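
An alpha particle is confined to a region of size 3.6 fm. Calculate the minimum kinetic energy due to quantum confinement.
100.757 keV

Using the uncertainty principle:

1. Position uncertainty: Δx ≈ 3.600e-15 m
2. Minimum momentum uncertainty: Δp = ℏ/(2Δx) = 1.465e-20 kg·m/s
3. Minimum kinetic energy:
   KE = (Δp)²/(2m) = (1.465e-20)²/(2 × 6.645e-27 kg)
   KE = 1.614e-14 J = 100.757 keV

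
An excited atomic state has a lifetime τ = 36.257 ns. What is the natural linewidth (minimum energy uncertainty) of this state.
9.077 neV

Using the energy-time uncertainty principle:
ΔEΔt ≥ ℏ/2

The lifetime τ represents the time uncertainty Δt.
The natural linewidth (minimum energy uncertainty) is:

ΔE = ℏ/(2τ)
ΔE = (1.055e-34 J·s) / (2 × 3.626e-08 s)
ΔE = 1.454e-27 J = 9.077 neV

This natural linewidth limits the precision of spectroscopic measurements.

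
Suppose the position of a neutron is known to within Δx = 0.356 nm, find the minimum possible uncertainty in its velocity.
88.430 m/s

Using the Heisenberg uncertainty principle and Δp = mΔv:
ΔxΔp ≥ ℏ/2
Δx(mΔv) ≥ ℏ/2

The minimum uncertainty in velocity is:
Δv_min = ℏ/(2mΔx)
Δv_min = (1.055e-34 J·s) / (2 × 1.675e-27 kg × 3.560e-10 m)
Δv_min = 8.843e+01 m/s = 88.430 m/s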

TASK ITEM →
Please repeat the data in full so that nothing differs from the original.

ANSWER AREA →
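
An alpha particle is confined to a region of size 3.6 fm. Calculate the minimum kinetic energy due to quantum confinement.
100.757 keV

Using the uncertainty principle:

1. Position uncertainty: Δx ≈ 3.600e-15 m
2. Minimum momentum uncertainty: Δp = ℏ/(2Δx) = 1.465e-20 kg·m/s
3. Minimum kinetic energy:
   KE = (Δp)²/(2m) = (1.465e-20)²/(2 × 6.645e-27 kg)
   KE = 1.614e-14 J = 100.757 keV

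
An excited atomic state has a lifetime τ = 36.257 ns. What is the natural linewidth (minimum energy uncertainty) of this state.
9.077 neV

Using the energy-time uncertainty principle:
ΔEΔt ≥ ℏ/2

The lifetime τ represents the time uncertainty Δt.
The natural linewidth (minimum energy uncertainty) is:

ΔE = ℏ/(2τ)
ΔE = (1.055e-34 J·s) / (2 × 3.626e-08 s)
ΔE = 1.454e-27 J = 9.077 neV

This natural linewidth limits the precision of spectroscopic measurements.

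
Suppose the position of a neutron is known to within Δx = 0.356 nm, find the minimum possible uncertainty in its velocity.
88.430 m/s

Using the Heisenberg uncertainty principle and Δp = mΔv:
ΔxΔp ≥ ℏ/2
Δx(mΔv) ≥ ℏ/2

The minimum uncertainty in velocity is:
Δv_min = ℏ/(2mΔx)
Δv_min = (1.055e-34 J·s) / (2 × 1.675e-27 kg × 3.560e-10 m)
Δv_min = 8.843e+01 m/s = 88.430 m/s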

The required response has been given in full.